Task brief:
Nothing in the data may be changed; retype all of it.

### Exercise inputs ###

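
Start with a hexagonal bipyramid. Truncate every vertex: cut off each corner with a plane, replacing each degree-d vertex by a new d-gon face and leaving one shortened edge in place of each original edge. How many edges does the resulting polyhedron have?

54

The base solid has V = 8, E = 18, F = 12.
Truncation replaces each original edge-end by a new vertex, so V′ = 2E = 36.
Each original edge survives, and each old vertex of degree d contributes d new edges; summing degrees gives Σd = 2E, so E′ = E + 2E = 3E = 54.
Each original face survives and each original vertex becomes one new face: F′ = F + V = 20.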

###

Solution for this task:
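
Start with a hexagonal bipyramid. Truncate every vertex: cut off each corner with a plane, replacing each degree-d vertex by a new d-gon face and leaving one shortened edge in place of each original edge. How many edges does the resulting polyhedron have?

54

The base solid has V = 8, E = 18, F = 12.
Truncation replaces each original edge-end by a new vertex, so V′ = 2E = 36.
Each original edge survives, and each old vertex of degree d contributes d new edges; summing degrees gives Σd = 2E, so E′ = E + 2E = 3E = 54.
Each original face survives and each original vertex becomes one new face: F′ = F + V = 20.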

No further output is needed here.